What you need to do - Give an exact copy of the lines from the beginning of the listing below to the "After all 9" line, inclusive.

+-------+

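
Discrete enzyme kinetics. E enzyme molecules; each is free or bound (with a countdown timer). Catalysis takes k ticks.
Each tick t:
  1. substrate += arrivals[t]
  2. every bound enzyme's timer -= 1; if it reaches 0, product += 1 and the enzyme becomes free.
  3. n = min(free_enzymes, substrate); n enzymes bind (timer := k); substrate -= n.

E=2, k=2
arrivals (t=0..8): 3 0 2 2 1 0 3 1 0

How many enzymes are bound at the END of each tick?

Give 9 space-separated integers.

Answer: 2 2 2 2 2 2 2 2 2

Derivation:
t=0: arr=3 -> substrate=1 bound=2 product=0
t=1: arr=0 -> substrate=1 bound=2 product=0
t=2: arr=2 -> substrate=1 bound=2 product=2
t=3: arr=2 -> substrate=3 bound=2 product=2
t=4: arr=1 -> substrate=2 bound=2 product=4
t=5: arr=0 -> substrate=2 bound=2 product=4
t=6: arr=3 -> substrate=3 bound=2 product=6
t=7: arr=1 -> substrate=4 bound=2 product=6
t=8: arr=0 -> substrate=2 bound=2 product=8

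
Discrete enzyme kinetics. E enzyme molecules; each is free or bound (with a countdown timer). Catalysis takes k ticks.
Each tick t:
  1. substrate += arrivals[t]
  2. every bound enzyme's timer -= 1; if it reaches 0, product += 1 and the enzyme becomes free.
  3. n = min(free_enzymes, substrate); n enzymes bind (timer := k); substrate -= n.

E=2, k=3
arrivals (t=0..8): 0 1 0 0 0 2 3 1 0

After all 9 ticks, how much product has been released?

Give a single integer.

t=0: arr=0 -> substrate=0 bound=0 product=0
t=1: arr=1 -> substrate=0 bound=1 product=0
t=2: arr=0 -> substrate=0 bound=1 product=0
t=3: arr=0 -> substrate=0 bound=1 product=0
t=4: arr=0 -> substrate=0 bound=0 product=1
t=5: arr=2 -> substrate=0 bound=2 product=1
t=6: arr=3 -> substrate=3 bound=2 product=1
t=7: arr=1 -> substrate=4 bound=2 product=1
t=8: arr=0 -> substrate=2 bound=2 product=3

Answer: 3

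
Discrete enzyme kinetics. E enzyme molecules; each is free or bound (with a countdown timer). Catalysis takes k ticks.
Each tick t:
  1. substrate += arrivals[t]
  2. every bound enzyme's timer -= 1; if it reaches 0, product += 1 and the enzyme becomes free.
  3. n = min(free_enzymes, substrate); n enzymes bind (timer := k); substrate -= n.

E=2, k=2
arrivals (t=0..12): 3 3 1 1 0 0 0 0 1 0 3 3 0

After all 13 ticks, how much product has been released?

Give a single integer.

t=0: arr=3 -> substrate=1 bound=2 product=0
t=1: arr=3 -> substrate=4 bound=2 product=0
t=2: arr=1 -> substrate=3 bound=2 product=2
t=3: arr=1 -> substrate=4 bound=2 product=2
t=4: arr=0 -> substrate=2 bound=2 product=4
t=5: arr=0 -> substrate=2 bound=2 product=4
t=6: arr=0 -> substrate=0 bound=2 product=6
t=7: arr=0 -> substrate=0 bound=2 product=6
t=8: arr=1 -> substrate=0 bound=1 product=8
t=9: arr=0 -> substrate=0 bound=1 product=8
t=10: arr=3 -> substrate=1 bound=2 product=9
t=11: arr=3 -> substrate=4 bound=2 product=9
t=12: arr=0 -> substrate=2 bound=2 product=11

Answer: 11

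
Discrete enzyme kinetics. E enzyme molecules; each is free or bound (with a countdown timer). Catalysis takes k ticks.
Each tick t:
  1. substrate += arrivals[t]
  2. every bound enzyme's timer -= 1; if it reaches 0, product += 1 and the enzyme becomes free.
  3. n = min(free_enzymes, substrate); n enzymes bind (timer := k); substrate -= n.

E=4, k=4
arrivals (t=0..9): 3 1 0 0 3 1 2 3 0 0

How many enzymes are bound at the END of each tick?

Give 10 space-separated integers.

t=0: arr=3 -> substrate=0 bound=3 product=0
t=1: arr=1 -> substrate=0 bound=4 product=0
t=2: arr=0 -> substrate=0 bound=4 product=0
t=3: arr=0 -> substrate=0 bound=4 product=0
t=4: arr=3 -> substrate=0 bound=4 product=3
t=5: arr=1 -> substrate=0 bound=4 product=4
t=6: arr=2 -> substrate=2 bound=4 product=4
t=7: arr=3 -> substrate=5 bound=4 product=4
t=8: arr=0 -> substrate=2 bound=4 product=7
t=9: arr=0 -> substrate=1 bound=4 product=8

Answer: 3 4 4 4 4 4 4 4 4 4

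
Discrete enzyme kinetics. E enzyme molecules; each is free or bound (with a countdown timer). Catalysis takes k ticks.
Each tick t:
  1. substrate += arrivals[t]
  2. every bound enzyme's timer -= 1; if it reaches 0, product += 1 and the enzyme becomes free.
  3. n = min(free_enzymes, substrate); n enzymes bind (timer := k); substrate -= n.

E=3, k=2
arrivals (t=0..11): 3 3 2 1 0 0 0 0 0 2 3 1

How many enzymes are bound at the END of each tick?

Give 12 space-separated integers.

t=0: arr=3 -> substrate=0 bound=3 product=0
t=1: arr=3 -> substrate=3 bound=3 product=0
t=2: arr=2 -> substrate=2 bound=3 product=3
t=3: arr=1 -> substrate=3 bound=3 product=3
t=4: arr=0 -> substrate=0 bound=3 product=6
t=5: arr=0 -> substrate=0 bound=3 product=6
t=6: arr=0 -> substrate=0 bound=0 product=9
t=7: arr=0 -> substrate=0 bound=0 product=9
t=8: arr=0 -> substrate=0 bound=0 product=9
t=9: arr=2 -> substrate=0 bound=2 product=9
t=10: arr=3 -> substrate=2 bound=3 product=9
t=11: arr=1 -> substrate=1 bound=3 product=11

Answer: 3 3 3 3 3 3 0 0 0 2 3 3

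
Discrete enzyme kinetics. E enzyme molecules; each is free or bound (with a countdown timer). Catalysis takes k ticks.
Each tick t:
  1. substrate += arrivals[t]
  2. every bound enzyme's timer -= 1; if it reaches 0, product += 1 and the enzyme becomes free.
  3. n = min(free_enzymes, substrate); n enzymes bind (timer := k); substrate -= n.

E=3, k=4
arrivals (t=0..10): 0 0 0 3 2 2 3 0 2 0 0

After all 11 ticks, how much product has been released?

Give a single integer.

t=0: arr=0 -> substrate=0 bound=0 product=0
t=1: arr=0 -> substrate=0 bound=0 product=0
t=2: arr=0 -> substrate=0 bound=0 product=0
t=3: arr=3 -> substrate=0 bound=3 product=0
t=4: arr=2 -> substrate=2 bound=3 product=0
t=5: arr=2 -> substrate=4 bound=3 product=0
t=6: arr=3 -> substrate=7 bound=3 product=0
t=7: arr=0 -> substrate=4 bound=3 product=3
t=8: arr=2 -> substrate=6 bound=3 product=3
t=9: arr=0 -> substrate=6 bound=3 product=3
t=10: arr=0 -> substrate=6 bound=3 product=3

Answer: 3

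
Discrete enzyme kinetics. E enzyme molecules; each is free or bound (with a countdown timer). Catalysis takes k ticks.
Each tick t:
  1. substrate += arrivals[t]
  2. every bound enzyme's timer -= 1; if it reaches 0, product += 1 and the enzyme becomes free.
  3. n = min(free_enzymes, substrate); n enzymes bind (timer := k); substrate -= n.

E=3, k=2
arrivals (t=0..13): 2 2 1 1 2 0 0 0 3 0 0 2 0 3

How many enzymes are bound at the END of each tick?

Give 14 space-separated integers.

t=0: arr=2 -> substrate=0 bound=2 product=0
t=1: arr=2 -> substrate=1 bound=3 product=0
t=2: arr=1 -> substrate=0 bound=3 product=2
t=3: arr=1 -> substrate=0 bound=3 product=3
t=4: arr=2 -> substrate=0 bound=3 product=5
t=5: arr=0 -> substrate=0 bound=2 product=6
t=6: arr=0 -> substrate=0 bound=0 product=8
t=7: arr=0 -> substrate=0 bound=0 product=8
t=8: arr=3 -> substrate=0 bound=3 product=8
t=9: arr=0 -> substrate=0 bound=3 product=8
t=10: arr=0 -> substrate=0 bound=0 product=11
t=11: arr=2 -> substrate=0 bound=2 product=11
t=12: arr=0 -> substrate=0 bound=2 product=11
t=13: arr=3 -> substrate=0 bound=3 product=13

Answer: 2 3 3 3 3 2 0 0 3 3 0 2 2 3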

+-------+

Answer to this task -
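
Discrete enzyme kinetics. E enzyme molecules; each is free or bound (with a countdown timer). Catalysis takes k ticks.
Each tick t:
  1. substrate += arrivals[t]
  2. every bound enzyme's timer -= 1; if it reaches 0, product += 1 and the enzyme becomes free.
  3. n = min(free_enzymes, substrate); n enzymes bind (timer := k); substrate -= n.

E=2, k=2
arrivals (t=0..8): 3 0 2 2 1 0 3 1 0

How many enzymes are bound at the END of each tick?

Give 9 space-separated integers.

Answer: 2 2 2 2 2 2 2 2 2

Derivation:
t=0: arr=3 -> substrate=1 bound=2 product=0
t=1: arr=0 -> substrate=1 bound=2 product=0
t=2: arr=2 -> substrate=1 bound=2 product=2
t=3: arr=2 -> substrate=3 bound=2 product=2
t=4: arr=1 -> substrate=2 bound=2 product=4
t=5: arr=0 -> substrate=2 bound=2 product=4
t=6: arr=3 -> substrate=3 bound=2 product=6
t=7: arr=1 -> substrate=4 bound=2 product=6
t=8: arr=0 -> substrate=2 bound=2 product=8

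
Discrete enzyme kinetics. E enzyme molecules; each is free or bound (with a countdown timer). Catalysis takes k ticks.
Each tick t:
  1. substrate += arrivals[t]
  2. every bound enzyme's timer -= 1; if it reaches 0, product += 1 and the enzyme becomes free.
  3. n = min(free_enzymes, substrate); n enzymes bind (timer := k); substrate -= n.

E=2, k=3
arrivals (t=0..8): 0 1 0 0 0 2 3 1 0

After all 9 ticks, how much product has been released?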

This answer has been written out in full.